──────── Records supplied ────────

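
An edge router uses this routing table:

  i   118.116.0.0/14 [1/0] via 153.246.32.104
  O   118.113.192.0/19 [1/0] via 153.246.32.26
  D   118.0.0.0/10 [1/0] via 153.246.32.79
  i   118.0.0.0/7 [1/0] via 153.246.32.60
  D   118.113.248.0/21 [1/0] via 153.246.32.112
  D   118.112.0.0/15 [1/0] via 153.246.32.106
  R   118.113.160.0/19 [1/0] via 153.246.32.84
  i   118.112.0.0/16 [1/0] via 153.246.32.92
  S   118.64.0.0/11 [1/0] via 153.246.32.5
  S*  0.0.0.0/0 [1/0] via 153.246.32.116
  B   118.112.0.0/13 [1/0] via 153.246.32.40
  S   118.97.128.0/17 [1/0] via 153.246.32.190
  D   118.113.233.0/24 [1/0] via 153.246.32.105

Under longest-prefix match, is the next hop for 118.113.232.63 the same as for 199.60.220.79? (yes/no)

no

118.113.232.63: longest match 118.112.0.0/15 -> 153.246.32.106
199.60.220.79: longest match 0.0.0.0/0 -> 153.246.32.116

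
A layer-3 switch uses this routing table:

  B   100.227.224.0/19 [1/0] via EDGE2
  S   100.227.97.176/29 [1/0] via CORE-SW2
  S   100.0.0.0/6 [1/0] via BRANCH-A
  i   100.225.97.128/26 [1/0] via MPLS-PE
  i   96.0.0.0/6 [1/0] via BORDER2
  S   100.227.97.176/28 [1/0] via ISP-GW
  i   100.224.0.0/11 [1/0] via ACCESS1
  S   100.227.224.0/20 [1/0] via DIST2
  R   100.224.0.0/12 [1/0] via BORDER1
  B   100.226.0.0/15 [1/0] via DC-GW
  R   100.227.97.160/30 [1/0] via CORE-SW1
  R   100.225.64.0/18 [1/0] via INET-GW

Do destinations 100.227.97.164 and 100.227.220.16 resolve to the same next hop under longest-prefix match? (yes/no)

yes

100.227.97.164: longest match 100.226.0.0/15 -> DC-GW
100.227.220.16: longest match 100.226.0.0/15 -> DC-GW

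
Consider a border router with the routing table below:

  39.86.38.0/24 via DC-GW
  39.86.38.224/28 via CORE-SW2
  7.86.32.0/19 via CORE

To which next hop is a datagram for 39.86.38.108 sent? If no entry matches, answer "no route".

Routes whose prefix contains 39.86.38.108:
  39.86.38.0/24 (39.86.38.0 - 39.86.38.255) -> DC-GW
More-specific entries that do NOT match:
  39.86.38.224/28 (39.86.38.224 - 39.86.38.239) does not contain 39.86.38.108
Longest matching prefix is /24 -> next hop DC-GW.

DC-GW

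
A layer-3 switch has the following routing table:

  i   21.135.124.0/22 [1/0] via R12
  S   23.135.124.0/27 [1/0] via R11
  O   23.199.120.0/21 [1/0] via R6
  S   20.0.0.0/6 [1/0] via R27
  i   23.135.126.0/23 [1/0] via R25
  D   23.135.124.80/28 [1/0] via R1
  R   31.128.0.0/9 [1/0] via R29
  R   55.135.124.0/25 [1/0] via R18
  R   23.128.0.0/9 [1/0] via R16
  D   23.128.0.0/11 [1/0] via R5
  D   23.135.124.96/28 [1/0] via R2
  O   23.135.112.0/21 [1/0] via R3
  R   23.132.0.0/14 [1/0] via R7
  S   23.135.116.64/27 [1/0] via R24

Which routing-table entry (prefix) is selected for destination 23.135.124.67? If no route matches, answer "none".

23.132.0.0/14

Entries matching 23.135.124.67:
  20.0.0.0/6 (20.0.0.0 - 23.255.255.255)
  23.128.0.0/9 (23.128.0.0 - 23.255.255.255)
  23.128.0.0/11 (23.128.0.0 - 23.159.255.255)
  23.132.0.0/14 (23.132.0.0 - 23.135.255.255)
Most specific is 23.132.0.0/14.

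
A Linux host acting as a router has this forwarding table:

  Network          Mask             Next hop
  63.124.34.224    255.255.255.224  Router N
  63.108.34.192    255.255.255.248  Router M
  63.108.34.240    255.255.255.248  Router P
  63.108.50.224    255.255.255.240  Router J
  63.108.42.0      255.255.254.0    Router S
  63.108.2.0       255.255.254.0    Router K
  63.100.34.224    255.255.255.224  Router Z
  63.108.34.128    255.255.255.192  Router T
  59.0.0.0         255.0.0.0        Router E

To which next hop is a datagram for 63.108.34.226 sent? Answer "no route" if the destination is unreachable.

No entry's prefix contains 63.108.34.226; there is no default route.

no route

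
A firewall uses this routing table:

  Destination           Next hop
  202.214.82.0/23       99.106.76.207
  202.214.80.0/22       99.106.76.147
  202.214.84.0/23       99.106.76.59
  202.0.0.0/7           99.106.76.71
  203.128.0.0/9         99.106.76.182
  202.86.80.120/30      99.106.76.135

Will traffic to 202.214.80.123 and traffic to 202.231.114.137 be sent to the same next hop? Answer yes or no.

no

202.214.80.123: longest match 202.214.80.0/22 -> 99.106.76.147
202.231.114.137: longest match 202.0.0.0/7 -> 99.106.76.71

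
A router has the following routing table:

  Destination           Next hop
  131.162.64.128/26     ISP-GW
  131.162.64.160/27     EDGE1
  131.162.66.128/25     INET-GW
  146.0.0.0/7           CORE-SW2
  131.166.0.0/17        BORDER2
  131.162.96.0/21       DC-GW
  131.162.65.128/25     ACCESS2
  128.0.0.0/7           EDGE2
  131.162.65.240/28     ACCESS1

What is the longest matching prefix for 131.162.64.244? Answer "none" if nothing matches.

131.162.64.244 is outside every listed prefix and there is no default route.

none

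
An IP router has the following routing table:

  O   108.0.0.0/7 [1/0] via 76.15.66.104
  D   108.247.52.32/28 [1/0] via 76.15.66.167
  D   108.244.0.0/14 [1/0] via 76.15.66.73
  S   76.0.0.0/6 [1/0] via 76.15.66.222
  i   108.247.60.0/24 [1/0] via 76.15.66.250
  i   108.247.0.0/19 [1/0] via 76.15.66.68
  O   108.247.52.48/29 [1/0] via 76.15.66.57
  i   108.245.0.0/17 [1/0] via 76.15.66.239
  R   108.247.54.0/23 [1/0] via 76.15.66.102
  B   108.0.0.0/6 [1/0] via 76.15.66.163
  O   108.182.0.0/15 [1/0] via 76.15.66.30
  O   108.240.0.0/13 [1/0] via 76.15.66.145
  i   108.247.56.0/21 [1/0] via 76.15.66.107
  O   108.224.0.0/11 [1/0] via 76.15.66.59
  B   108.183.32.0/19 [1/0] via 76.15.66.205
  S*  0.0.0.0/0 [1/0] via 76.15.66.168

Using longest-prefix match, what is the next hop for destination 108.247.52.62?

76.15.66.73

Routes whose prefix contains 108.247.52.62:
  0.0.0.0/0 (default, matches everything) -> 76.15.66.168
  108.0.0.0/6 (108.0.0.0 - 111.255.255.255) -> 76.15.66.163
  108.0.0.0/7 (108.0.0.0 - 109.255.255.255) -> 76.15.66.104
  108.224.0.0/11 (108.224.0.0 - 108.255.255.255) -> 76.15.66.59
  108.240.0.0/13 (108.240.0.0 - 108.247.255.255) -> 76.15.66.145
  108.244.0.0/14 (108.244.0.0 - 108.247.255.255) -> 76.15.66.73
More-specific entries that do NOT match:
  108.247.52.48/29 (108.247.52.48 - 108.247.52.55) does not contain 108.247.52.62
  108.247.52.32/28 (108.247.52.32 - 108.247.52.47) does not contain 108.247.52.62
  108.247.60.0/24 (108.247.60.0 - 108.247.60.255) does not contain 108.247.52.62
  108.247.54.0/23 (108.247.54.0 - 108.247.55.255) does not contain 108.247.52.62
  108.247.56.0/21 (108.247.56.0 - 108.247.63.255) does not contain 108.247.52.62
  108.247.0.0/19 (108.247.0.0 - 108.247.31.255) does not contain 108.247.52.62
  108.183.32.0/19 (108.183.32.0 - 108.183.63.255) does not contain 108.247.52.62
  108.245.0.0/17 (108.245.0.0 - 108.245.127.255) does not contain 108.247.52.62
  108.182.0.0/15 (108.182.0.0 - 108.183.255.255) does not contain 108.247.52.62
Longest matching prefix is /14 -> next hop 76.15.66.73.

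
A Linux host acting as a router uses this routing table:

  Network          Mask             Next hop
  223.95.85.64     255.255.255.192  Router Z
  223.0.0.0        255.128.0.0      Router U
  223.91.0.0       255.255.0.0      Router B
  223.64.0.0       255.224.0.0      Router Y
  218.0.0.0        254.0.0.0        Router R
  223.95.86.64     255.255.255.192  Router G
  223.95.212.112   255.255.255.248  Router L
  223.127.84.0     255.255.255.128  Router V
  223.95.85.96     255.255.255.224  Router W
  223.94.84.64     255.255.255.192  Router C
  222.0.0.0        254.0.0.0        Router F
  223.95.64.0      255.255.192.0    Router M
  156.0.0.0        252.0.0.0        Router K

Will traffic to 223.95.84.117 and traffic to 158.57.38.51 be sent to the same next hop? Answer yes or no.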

────────

### Description of the task:
Lines above with "Linux" in them are the ones to copy.

### Answer section:
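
A Linux host acting as a router has this forwarding table:
A Linux host acting as a router uses this routing table: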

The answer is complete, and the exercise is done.